_Task to carry out_
Every line in the records below that holds "listed" must be identified and copied.

*** Excerpted data ***

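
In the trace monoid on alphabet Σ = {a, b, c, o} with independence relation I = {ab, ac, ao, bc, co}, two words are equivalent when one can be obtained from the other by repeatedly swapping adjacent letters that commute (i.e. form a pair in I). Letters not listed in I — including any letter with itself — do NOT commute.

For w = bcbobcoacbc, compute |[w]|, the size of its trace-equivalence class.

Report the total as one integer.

2310

piece 0:b — minimal
piece 1:c — minimal
piece 2:b rests on {0:b}
piece 3:o rests on {2:b}
piece 4:b rests on {3:o}
piece 5:c rests on {1:c}
piece 6:o rests on {4:b}
piece 7:a — minimal
piece 8:c rests on {5:c}
piece 9:b rests on {6:o}
piece 10:c rests on {8:c}
minimal pieces: {0:b, 1:c, 7:a}
ways to finish when only these pieces remain (= sum over removing one remaining piece with nothing left below it):
  1 left: {7}→1  {9}→1  {10}→1
  2 left: {6,9}→1  {7,9}→2  {7,10}→2  {8,10}→1  {9,10}→2
  3 left: {4,6,9}→1  {5,8,10}→1  {6,7,9}→3  {6,9,10}→3  {7,8,10}→3  {7,9,10}→6  {8,9,10}→3
  4 left: {1,5,8,10}→1  {3,4,6,9}→1  {4,6,7,9}→4  {4,6,9,10}→4  {5,7,8,10}→4  {5,8,9,10}→4  {6,7,9,10}→12  {6,8,9,10}→6  {7,8,9,10}→12
  5 left: {1,5,7,8,10}→5  {1,5,8,9,10}→5  {2,3,4,6,9}→1  {3,4,6,7,9}→5  {3,4,6,9,10}→5  {4,6,7,9,10}→20  {4,6,8,9,10}→10  {5,6,8,9,10}→10  {5,7,8,9,10}→20  {6,7,8,9,10}→30
  6 left: {0,2,3,4,6,9}→1  {1,5,6,8,9,10}→15  {1,5,7,8,9,10}→30  {2,3,4,6,7,9}→6  {2,3,4,6,9,10}→6  {3,4,6,7,9,10}→30  {3,4,6,8,9,10}→15  {4,5,6,8,9,10}→20  {4,6,7,8,9,10}→60  {5,6,7,8,9,10}→60
  7 left: {0,2,3,4,6,7,9}→7  {0,2,3,4,6,9,10}→7  {1,4,5,6,8,9,10}→35  {1,5,6,7,8,9,10}→105  {2,3,4,6,7,9,10}→42  {2,3,4,6,8,9,10}→21  {3,4,5,6,8,9,10}→35  {3,4,6,7,8,9,10}→105  {4,5,6,7,8,9,10}→140
  8 left: {0,2,3,4,6,7,9,10}→56  {0,2,3,4,6,8,9,10}→28  {1,3,4,5,6,8,9,10}→70  {1,4,5,6,7,8,9,10}→280  {2,3,4,5,6,8,9,10}→56  {2,3,4,6,7,8,9,10}→168  {3,4,5,6,7,8,9,10}→280
  9 left: {0,2,3,4,5,6,8,9,10}→84  {0,2,3,4,6,7,8,9,10}→252  {1,2,3,4,5,6,8,9,10}→126  {1,3,4,5,6,7,8,9,10}→630  {2,3,4,5,6,7,8,9,10}→504
  placing 0:b first → 1260 extensions
  placing 1:c first → 840 extensions
  placing 7:a first → 210 extensions
total linear extensions = 2310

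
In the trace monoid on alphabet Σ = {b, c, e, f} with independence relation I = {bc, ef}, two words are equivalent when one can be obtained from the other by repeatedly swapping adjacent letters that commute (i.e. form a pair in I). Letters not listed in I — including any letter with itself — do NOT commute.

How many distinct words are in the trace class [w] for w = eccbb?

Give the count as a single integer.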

***

_Response to the exercise_
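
In the trace monoid on alphabet Σ = {a, b, c, o} with independence relation I = {ab, ac, ao, bc, co}, two words are equivalent when one can be obtained from the other by repeatedly swapping adjacent letters that commute (i.e. form a pair in I). Letters not listed in I — including any letter with itself — do NOT commute.
In the trace monoid on alphabet Σ = {b, c, e, f} with independence relation I = {bc, ef}, two words are equivalent when one can be obtained from the other by repeatedly swapping adjacent letters that commute (i.e. form a pair in I). Letters not listed in I — including any letter with itself — do NOT commute.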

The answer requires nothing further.